Data provided –
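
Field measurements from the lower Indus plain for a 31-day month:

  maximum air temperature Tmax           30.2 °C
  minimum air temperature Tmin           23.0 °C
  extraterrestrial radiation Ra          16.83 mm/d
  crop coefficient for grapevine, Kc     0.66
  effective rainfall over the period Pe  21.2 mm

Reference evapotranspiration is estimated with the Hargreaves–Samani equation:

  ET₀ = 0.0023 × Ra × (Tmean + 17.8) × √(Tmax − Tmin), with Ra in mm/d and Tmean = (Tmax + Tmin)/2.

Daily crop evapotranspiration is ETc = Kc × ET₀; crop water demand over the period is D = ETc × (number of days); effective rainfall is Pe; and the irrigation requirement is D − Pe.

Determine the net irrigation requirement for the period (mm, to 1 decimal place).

Tmean = (30.2 + 23.0)/2 = 26.60 °C
ET₀ = 0.0023 × 16.83 × (26.60 + 17.8) × √7.2 = 0.0023 × 16.83 × 44.40 × 2.6833 = 4.6117 mm/d
ETc = Kc × ET₀ = 0.66 × 4.6117 = 3.0437 mm/d
Crop demand D = ETc × 31 d = 3.0437 × 31 = 94.355 mm
D − Pe = 94.355 − 21.2 = 73.155 mm

73.2 mm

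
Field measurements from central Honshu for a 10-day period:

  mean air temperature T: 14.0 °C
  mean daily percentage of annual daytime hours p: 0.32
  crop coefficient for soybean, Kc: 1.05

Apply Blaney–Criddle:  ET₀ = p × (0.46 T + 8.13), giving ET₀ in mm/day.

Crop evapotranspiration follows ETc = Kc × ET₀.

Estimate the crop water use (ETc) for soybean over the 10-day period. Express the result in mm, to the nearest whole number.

49 mm

ET₀ = 0.32 × (0.46 × 14.0 + 8.13) = 0.32 × 14.570 = 4.6624 mm/d
ETc = Kc × ET₀ = 1.05 × 4.6624 = 4.8955 mm/d
Over 10 days: 4.8955 × 10 = 48.955 mm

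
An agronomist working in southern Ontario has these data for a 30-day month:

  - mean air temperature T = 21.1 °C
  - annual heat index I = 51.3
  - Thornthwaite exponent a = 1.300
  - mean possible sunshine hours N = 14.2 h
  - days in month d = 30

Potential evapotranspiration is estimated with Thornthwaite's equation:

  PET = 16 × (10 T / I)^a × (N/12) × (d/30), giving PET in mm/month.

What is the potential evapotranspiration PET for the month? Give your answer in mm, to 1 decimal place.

10T/I = 10 × 21.1 / 51.3 = 4.1131
(10T/I)^a = 4.1131^1.300 = 6.2867
Uncorrected PET = 16 × 6.2867 = 100.587 mm
Correction = (N/12)(d/30) = (14.2/12)(30/30) = 1.1833
PET = 100.587 × 1.1833 = 119.025 mm/month

119.0 mm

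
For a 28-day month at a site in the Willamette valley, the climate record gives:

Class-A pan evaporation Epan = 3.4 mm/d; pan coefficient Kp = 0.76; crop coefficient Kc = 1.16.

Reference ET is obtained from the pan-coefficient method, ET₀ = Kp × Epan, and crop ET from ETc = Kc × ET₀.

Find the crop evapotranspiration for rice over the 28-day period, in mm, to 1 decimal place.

83.9 mm

ET₀ = 0.76 × 3.4 = 2.5840 mm/d
ETc = Kc × ET₀ = 1.16 × 2.5840 = 2.9974 mm/d
Over 28 days: 2.9974 × 28 = 83.927 mm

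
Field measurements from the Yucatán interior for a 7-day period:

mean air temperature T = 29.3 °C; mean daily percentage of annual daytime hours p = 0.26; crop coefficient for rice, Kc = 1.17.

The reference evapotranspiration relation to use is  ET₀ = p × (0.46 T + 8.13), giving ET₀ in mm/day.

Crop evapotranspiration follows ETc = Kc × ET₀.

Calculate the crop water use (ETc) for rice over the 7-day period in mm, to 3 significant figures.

46.0 mm

ET₀ = 0.26 × (0.46 × 29.3 + 8.13) = 0.26 × 21.608 = 5.6181 mm/d
ETc = Kc × ET₀ = 1.17 × 5.6181 = 6.5732 mm/d
Over 7 days: 6.5732 × 7 = 46.012 mm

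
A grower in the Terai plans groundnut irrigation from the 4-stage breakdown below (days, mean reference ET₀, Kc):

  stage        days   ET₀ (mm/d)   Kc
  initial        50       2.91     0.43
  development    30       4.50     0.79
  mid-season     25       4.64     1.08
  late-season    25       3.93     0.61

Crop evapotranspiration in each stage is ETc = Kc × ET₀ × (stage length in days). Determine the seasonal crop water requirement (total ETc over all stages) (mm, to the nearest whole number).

initial: 0.43 × 2.91 × 50 = 62.57 mm
development: 0.79 × 4.50 × 30 = 106.65 mm
mid-season: 1.08 × 4.64 × 25 = 125.28 mm
late-season: 0.61 × 3.93 × 25 = 59.93 mm
Seasonal total = 354.43 mm

354 mm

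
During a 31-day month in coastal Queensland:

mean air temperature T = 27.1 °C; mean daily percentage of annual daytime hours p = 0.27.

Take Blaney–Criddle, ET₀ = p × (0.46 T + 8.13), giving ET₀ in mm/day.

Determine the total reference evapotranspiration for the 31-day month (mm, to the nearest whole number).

ET₀ = 0.27 × (0.46 × 27.1 + 8.13) = 0.27 × 20.596 = 5.5609 mm/d
Monthly total = 5.5609 × 31 = 172.388 mm

172 mm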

Your instructions –
Your response must contain all of the records, copied exactly.

Solution –
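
Field measurements from the lower Indus plain for a 31-day month:

  maximum air temperature Tmax           30.2 °C
  minimum air temperature Tmin           23.0 °C
  extraterrestrial radiation Ra          16.83 mm/d
  crop coefficient for grapevine, Kc     0.66
  effective rainfall over the period Pe  21.2 mm

Reference evapotranspiration is estimated with the Hargreaves–Samani equation:

  ET₀ = 0.0023 × Ra × (Tmean + 17.8) × √(Tmax − Tmin), with Ra in mm/d and Tmean = (Tmax + Tmin)/2.

Daily crop evapotranspiration is ETc = Kc × ET₀; crop water demand over the period is D = ETc × (number of days); effective rainfall is Pe; and the irrigation requirement is D − Pe.

Determine the net irrigation requirement for the period (mm, to 1 decimal place).

Tmean = (30.2 + 23.0)/2 = 26.60 °C
ET₀ = 0.0023 × 16.83 × (26.60 + 17.8) × √7.2 = 0.0023 × 16.83 × 44.40 × 2.6833 = 4.6117 mm/d
ETc = Kc × ET₀ = 0.66 × 4.6117 = 3.0437 mm/d
Crop demand D = ETc × 31 d = 3.0437 × 31 = 94.355 mm
D − Pe = 94.355 − 21.2 = 73.155 mm

73.2 mm

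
Field measurements from central Honshu for a 10-day period:

  mean air temperature T: 14.0 °C
  mean daily percentage of annual daytime hours p: 0.32
  crop coefficient for soybean, Kc: 1.05

Apply Blaney–Criddle:  ET₀ = p × (0.46 T + 8.13), giving ET₀ in mm/day.

Crop evapotranspiration follows ETc = Kc × ET₀.

Estimate the crop water use (ETc) for soybean over the 10-day period. Express the result in mm, to the nearest whole number.

49 mm

ET₀ = 0.32 × (0.46 × 14.0 + 8.13) = 0.32 × 14.570 = 4.6624 mm/d
ETc = Kc × ET₀ = 1.05 × 4.6624 = 4.8955 mm/d
Over 10 days: 4.8955 × 10 = 48.955 mm

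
An agronomist working in southern Ontario has these data for a 30-day month:

  - mean air temperature T = 21.1 °C
  - annual heat index I = 51.3
  - Thornthwaite exponent a = 1.300
  - mean possible sunshine hours N = 14.2 h
  - days in month d = 30

Potential evapotranspiration is estimated with Thornthwaite's equation:

  PET = 16 × (10 T / I)^a × (N/12) × (d/30), giving PET in mm/month.

What is the potential evapotranspiration PET for the month? Give your answer in mm, to 1 decimal place.

10T/I = 10 × 21.1 / 51.3 = 4.1131
(10T/I)^a = 4.1131^1.300 = 6.2867
Uncorrected PET = 16 × 6.2867 = 100.587 mm
Correction = (N/12)(d/30) = (14.2/12)(30/30) = 1.1833
PET = 100.587 × 1.1833 = 119.025 mm/month

119.0 mm

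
For a 28-day month at a site in the Willamette valley, the climate record gives:

Class-A pan evaporation Epan = 3.4 mm/d; pan coefficient Kp = 0.76; crop coefficient Kc = 1.16.

Reference ET is obtained from the pan-coefficient method, ET₀ = Kp × Epan, and crop ET from ETc = Kc × ET₀.

Find the crop evapotranspiration for rice over the 28-day period, in mm, to 1 decimal place.

83.9 mm

ET₀ = 0.76 × 3.4 = 2.5840 mm/d
ETc = Kc × ET₀ = 1.16 × 2.5840 = 2.9974 mm/d
Over 28 days: 2.9974 × 28 = 83.927 mm

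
Field measurements from the Yucatán interior for a 7-day period:

mean air temperature T = 29.3 °C; mean daily percentage of annual daytime hours p = 0.26; crop coefficient for rice, Kc = 1.17.

The reference evapotranspiration relation to use is  ET₀ = p × (0.46 T + 8.13), giving ET₀ in mm/day.

Crop evapotranspiration follows ETc = Kc × ET₀.

Calculate the crop water use (ETc) for rice over the 7-day period in mm, to 3 significant figures.

46.0 mm

ET₀ = 0.26 × (0.46 × 29.3 + 8.13) = 0.26 × 21.608 = 5.6181 mm/d
ETc = Kc × ET₀ = 1.17 × 5.6181 = 6.5732 mm/d
Over 7 days: 6.5732 × 7 = 46.012 mm

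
A grower in the Terai plans groundnut irrigation from the 4-stage breakdown below (days, mean reference ET₀, Kc):

  stage        days   ET₀ (mm/d)   Kc
  initial        50       2.91     0.43
  development    30       4.50     0.79
  mid-season     25       4.64     1.08
  late-season    25       3.93     0.61

Crop evapotranspiration in each stage is ETc = Kc × ET₀ × (stage length in days). Determine the seasonal crop water requirement (total ETc over all stages) (mm, to the nearest whole number).

initial: 0.43 × 2.91 × 50 = 62.57 mm
development: 0.79 × 4.50 × 30 = 106.65 mm
mid-season: 1.08 × 4.64 × 25 = 125.28 mm
late-season: 0.61 × 3.93 × 25 = 59.93 mm
Seasonal total = 354.43 mm

354 mm

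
During a 31-day month in coastal Queensland:

mean air temperature T = 27.1 °C; mean daily percentage of annual daytime hours p = 0.27.

Take Blaney–Criddle, ET₀ = p × (0.46 T + 8.13), giving ET₀ in mm/day.

Determine the total reference evapotranspiration for the 31-day month (mm, to the nearest whole number).

ET₀ = 0.27 × (0.46 × 27.1 + 8.13) = 0.27 × 20.596 = 5.5609 mm/d
Monthly total = 5.5609 × 31 = 172.388 mm

172 mm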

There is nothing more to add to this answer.